The data below must be copied in full and without any change.
RECORDS PROVIDED below:
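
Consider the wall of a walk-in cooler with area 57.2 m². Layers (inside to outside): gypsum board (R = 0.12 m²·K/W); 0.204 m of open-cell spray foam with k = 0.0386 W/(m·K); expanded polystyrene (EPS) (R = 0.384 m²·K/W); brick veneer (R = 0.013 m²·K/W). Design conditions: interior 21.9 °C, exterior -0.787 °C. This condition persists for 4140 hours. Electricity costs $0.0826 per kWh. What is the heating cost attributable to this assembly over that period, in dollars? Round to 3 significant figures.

76.5 dollars

0.204/0.0386 = 5.285
R_total = 0.12 + 5.285 + 0.384 + 0.013 = 5.802 m²·K/W
Q = 57.2 × (21.9 − (-0.787)) / 5.802 = 223.7 W
E = 223.7 W × 4140 h / 1000 = 926 kWh
Cost = 926 × 0.0826 = $76.49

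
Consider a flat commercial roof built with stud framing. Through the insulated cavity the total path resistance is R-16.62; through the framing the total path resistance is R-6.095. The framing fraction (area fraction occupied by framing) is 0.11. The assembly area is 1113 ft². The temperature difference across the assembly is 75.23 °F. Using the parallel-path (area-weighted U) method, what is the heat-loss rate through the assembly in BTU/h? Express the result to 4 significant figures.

U_eff = 0.89/16.62 + 0.11/6.095 = 0.05355 + 0.018048 = 0.071598
R_eff = 1/U_eff = 13.967 ft²·°F·h/BTU
Q = 1113 × 75.23 / 13.967 = 5994.9 BTU/h

5995 BTU/h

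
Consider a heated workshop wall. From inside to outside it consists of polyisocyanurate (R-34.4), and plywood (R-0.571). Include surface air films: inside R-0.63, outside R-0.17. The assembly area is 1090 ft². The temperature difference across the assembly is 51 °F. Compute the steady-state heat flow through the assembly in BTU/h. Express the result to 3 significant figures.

1550 BTU/h

R_total = 0.63 + 34.4 + 0.571 + 0.17 = 35.77 ft²·°F·h/BTU
Q = A·ΔT/R = 1090 × 51 / 35.77 = 1554 BTU/h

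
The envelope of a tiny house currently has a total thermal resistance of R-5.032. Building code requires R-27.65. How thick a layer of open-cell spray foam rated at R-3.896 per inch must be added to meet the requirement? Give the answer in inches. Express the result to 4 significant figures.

ΔR = 27.65 − 5.032 = 22.618 ft²·°F·h/BTU
L = ΔR / (R/in) = 22.618/3.896 = 5.8054 in

5.805 in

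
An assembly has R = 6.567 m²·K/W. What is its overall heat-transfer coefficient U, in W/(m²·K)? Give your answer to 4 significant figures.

U = 1/R = 1/6.567 = 0.15228

0.1523 W/(m²·K)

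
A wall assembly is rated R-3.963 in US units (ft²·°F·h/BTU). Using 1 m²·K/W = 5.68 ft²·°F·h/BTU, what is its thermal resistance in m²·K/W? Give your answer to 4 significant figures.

0.6977 m²·K/W

R_SI = 3.963/5.68 = 0.69771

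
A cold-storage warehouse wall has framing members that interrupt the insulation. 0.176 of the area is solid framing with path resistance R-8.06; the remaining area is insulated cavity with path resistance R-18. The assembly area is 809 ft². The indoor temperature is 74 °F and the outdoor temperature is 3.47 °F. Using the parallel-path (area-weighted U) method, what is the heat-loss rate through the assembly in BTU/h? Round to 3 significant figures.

U_eff = 0.824/18 + 0.176/8.06 = 0.04578 + 0.02184 = 0.06761
R_eff = 1/U_eff = 14.79 ft²·°F·h/BTU
Q = 809 × (74 − 3.47) / 14.79 = 3858 BTU/h

3860 BTU/h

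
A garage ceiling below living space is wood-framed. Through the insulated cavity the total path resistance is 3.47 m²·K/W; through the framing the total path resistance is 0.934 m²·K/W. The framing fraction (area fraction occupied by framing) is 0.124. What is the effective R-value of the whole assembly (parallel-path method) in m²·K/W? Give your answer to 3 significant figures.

U_eff = 0.876/3.47 + 0.124/0.934 = 0.2524 + 0.1328 = 0.3852
R_eff = 1/U_eff = 2.596 m²·K/W

2.60 m²·K/W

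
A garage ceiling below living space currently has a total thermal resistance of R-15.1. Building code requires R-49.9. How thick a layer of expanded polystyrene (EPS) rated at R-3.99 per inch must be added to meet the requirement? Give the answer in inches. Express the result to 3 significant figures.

8.72 in

ΔR = 49.9 − 15.1 = 34.8 ft²·°F·h/BTU
L = ΔR / (R/in) = 34.8/3.99 = 8.722 in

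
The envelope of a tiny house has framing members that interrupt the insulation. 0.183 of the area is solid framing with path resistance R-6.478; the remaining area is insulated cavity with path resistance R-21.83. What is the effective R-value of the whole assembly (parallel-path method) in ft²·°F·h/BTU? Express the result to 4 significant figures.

15.23 ft²·°F·h/BTU

U_eff = 0.817/21.83 + 0.183/6.478 = 0.037426 + 0.028249 = 0.065675
R_eff = 1/U_eff = 15.226 ft²·°F·h/BTU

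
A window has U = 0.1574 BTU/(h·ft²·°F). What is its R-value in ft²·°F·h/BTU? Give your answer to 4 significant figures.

6.353 ft²·°F·h/BTU

R = 1/U = 1/0.1574 = 6.3532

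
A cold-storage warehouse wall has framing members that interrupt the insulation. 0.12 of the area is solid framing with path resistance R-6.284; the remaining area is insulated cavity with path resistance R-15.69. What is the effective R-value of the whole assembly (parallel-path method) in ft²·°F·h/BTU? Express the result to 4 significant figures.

13.30 ft²·°F·h/BTU

U_eff = 0.88/15.69 + 0.12/6.284 = 0.056087 + 0.019096 = 0.075183
R_eff = 1/U_eff = 13.301 ft²·°F·h/BTU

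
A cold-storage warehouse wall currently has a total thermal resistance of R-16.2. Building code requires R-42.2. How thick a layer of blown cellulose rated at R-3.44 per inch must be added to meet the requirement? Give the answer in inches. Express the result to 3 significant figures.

ΔR = 42.2 − 16.2 = 26 ft²·°F·h/BTU
L = ΔR / (R/in) = 26/3.44 = 7.558 in

7.56 in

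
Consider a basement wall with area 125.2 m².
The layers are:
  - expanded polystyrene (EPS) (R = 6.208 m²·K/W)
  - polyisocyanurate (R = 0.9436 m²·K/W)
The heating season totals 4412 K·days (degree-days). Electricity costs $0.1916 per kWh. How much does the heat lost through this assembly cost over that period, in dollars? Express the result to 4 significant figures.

355.2 dollars

R_total = 6.208 + 0.9436 = 7.1516 m²·K/W
E = A × HDD × 24 / R / 1000 = 125.2 × 4412 × 24 / 7.1516 / 1000 = 1853.7 kWh
Cost = 1853.7 × 0.1916 = $355.18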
End of RECORDS PROVIDED.
= EXERCISE RESULT =
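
Consider the wall of a walk-in cooler with area 57.2 m². Layers (inside to outside): gypsum board (R = 0.12 m²·K/W); 0.204 m of open-cell spray foam with k = 0.0386 W/(m·K); expanded polystyrene (EPS) (R = 0.384 m²·K/W); brick veneer (R = 0.013 m²·K/W). Design conditions: interior 21.9 °C, exterior -0.787 °C. This condition persists for 4140 hours. Electricity costs $0.0826 per kWh. What is the heating cost attributable to this assembly over that period, in dollars? Round to 3 significant figures.

76.5 dollars

0.204/0.0386 = 5.285
R_total = 0.12 + 5.285 + 0.384 + 0.013 = 5.802 m²·K/W
Q = 57.2 × (21.9 − (-0.787)) / 5.802 = 223.7 W
E = 223.7 W × 4140 h / 1000 = 926 kWh
Cost = 926 × 0.0826 = $76.49

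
Consider a flat commercial roof built with stud framing. Through the insulated cavity the total path resistance is R-16.62; through the framing the total path resistance is R-6.095. The framing fraction (area fraction occupied by framing) is 0.11. The assembly area is 1113 ft². The temperature difference across the assembly is 75.23 °F. Using the parallel-path (area-weighted U) method, what is the heat-loss rate through the assembly in BTU/h? Express the result to 4 significant figures.

U_eff = 0.89/16.62 + 0.11/6.095 = 0.05355 + 0.018048 = 0.071598
R_eff = 1/U_eff = 13.967 ft²·°F·h/BTU
Q = 1113 × 75.23 / 13.967 = 5994.9 BTU/h

5995 BTU/h

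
Consider a heated workshop wall. From inside to outside it consists of polyisocyanurate (R-34.4), and plywood (R-0.571). Include surface air films: inside R-0.63, outside R-0.17. The assembly area is 1090 ft². The temperature difference across the assembly is 51 °F. Compute the steady-state heat flow through the assembly in BTU/h. Express the result to 3 significant figures.

1550 BTU/h

R_total = 0.63 + 34.4 + 0.571 + 0.17 = 35.77 ft²·°F·h/BTU
Q = A·ΔT/R = 1090 × 51 / 35.77 = 1554 BTU/h

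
The envelope of a tiny house currently has a total thermal resistance of R-5.032. Building code requires R-27.65. How thick a layer of open-cell spray foam rated at R-3.896 per inch must be added to meet the requirement? Give the answer in inches. Express the result to 4 significant figures.

ΔR = 27.65 − 5.032 = 22.618 ft²·°F·h/BTU
L = ΔR / (R/in) = 22.618/3.896 = 5.8054 in

5.805 in

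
An assembly has R = 6.567 m²·K/W. What is its overall heat-transfer coefficient U, in W/(m²·K)? Give your answer to 4 significant figures.

U = 1/R = 1/6.567 = 0.15228

0.1523 W/(m²·K)

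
A wall assembly is rated R-3.963 in US units (ft²·°F·h/BTU). Using 1 m²·K/W = 5.68 ft²·°F·h/BTU, what is its thermal resistance in m²·K/W? Give your answer to 4 significant figures.

0.6977 m²·K/W

R_SI = 3.963/5.68 = 0.69771

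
A cold-storage warehouse wall has framing members that interrupt the insulation. 0.176 of the area is solid framing with path resistance R-8.06; the remaining area is insulated cavity with path resistance R-18. The assembly area is 809 ft². The indoor temperature is 74 °F and the outdoor temperature is 3.47 °F. Using the parallel-path (area-weighted U) method, what is the heat-loss rate through the assembly in BTU/h? Round to 3 significant figures.

U_eff = 0.824/18 + 0.176/8.06 = 0.04578 + 0.02184 = 0.06761
R_eff = 1/U_eff = 14.79 ft²·°F·h/BTU
Q = 809 × (74 − 3.47) / 14.79 = 3858 BTU/h

3860 BTU/h

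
A garage ceiling below living space is wood-framed. Through the insulated cavity the total path resistance is 3.47 m²·K/W; through the framing the total path resistance is 0.934 m²·K/W. The framing fraction (area fraction occupied by framing) is 0.124. What is the effective R-value of the whole assembly (parallel-path method) in m²·K/W? Give your answer to 3 significant figures.

U_eff = 0.876/3.47 + 0.124/0.934 = 0.2524 + 0.1328 = 0.3852
R_eff = 1/U_eff = 2.596 m²·K/W

2.60 m²·K/W

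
A garage ceiling below living space currently has a total thermal resistance of R-15.1. Building code requires R-49.9. How thick a layer of expanded polystyrene (EPS) rated at R-3.99 per inch must be added to meet the requirement? Give the answer in inches. Express the result to 3 significant figures.

8.72 in

ΔR = 49.9 − 15.1 = 34.8 ft²·°F·h/BTU
L = ΔR / (R/in) = 34.8/3.99 = 8.722 in

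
The envelope of a tiny house has framing members that interrupt the insulation. 0.183 of the area is solid framing with path resistance R-6.478; the remaining area is insulated cavity with path resistance R-21.83. What is the effective R-value of the whole assembly (parallel-path method) in ft²·°F·h/BTU? Express the result to 4 significant figures.

15.23 ft²·°F·h/BTU

U_eff = 0.817/21.83 + 0.183/6.478 = 0.037426 + 0.028249 = 0.065675
R_eff = 1/U_eff = 15.226 ft²·°F·h/BTU

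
A window has U = 0.1574 BTU/(h·ft²·°F). What is its R-value in ft²·°F·h/BTU? Give your answer to 4 significant figures.

6.353 ft²·°F·h/BTU

R = 1/U = 1/0.1574 = 6.3532

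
A cold-storage warehouse wall has framing members that interrupt the insulation. 0.12 of the area is solid framing with path resistance R-6.284; the remaining area is insulated cavity with path resistance R-15.69. What is the effective R-value of the whole assembly (parallel-path method) in ft²·°F·h/BTU? Express the result to 4 significant figures.

13.30 ft²·°F·h/BTU

U_eff = 0.88/15.69 + 0.12/6.284 = 0.056087 + 0.019096 = 0.075183
R_eff = 1/U_eff = 13.301 ft²·°F·h/BTU

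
A cold-storage warehouse wall currently has a total thermal resistance of R-16.2. Building code requires R-42.2. How thick a layer of blown cellulose rated at R-3.44 per inch must be added to meet the requirement? Give the answer in inches. Express the result to 3 significant figures.

ΔR = 42.2 − 16.2 = 26 ft²·°F·h/BTU
L = ΔR / (R/in) = 26/3.44 = 7.558 in

7.56 in

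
Consider a basement wall with area 125.2 m².
The layers are:
  - expanded polystyrene (EPS) (R = 6.208 m²·K/W)
  - polyisocyanurate (R = 0.9436 m²·K/W)
The heating season totals 4412 K·days (degree-days). Electricity costs $0.1916 per kWh. How much does the heat lost through this assembly cost over that period, in dollars? Express the result to 4 significant figures.

355.2 dollars

R_total = 6.208 + 0.9436 = 7.1516 m²·K/W
E = A × HDD × 24 / R / 1000 = 125.2 × 4412 × 24 / 7.1516 / 1000 = 1853.7 kWh
Cost = 1853.7 × 0.1916 = $355.18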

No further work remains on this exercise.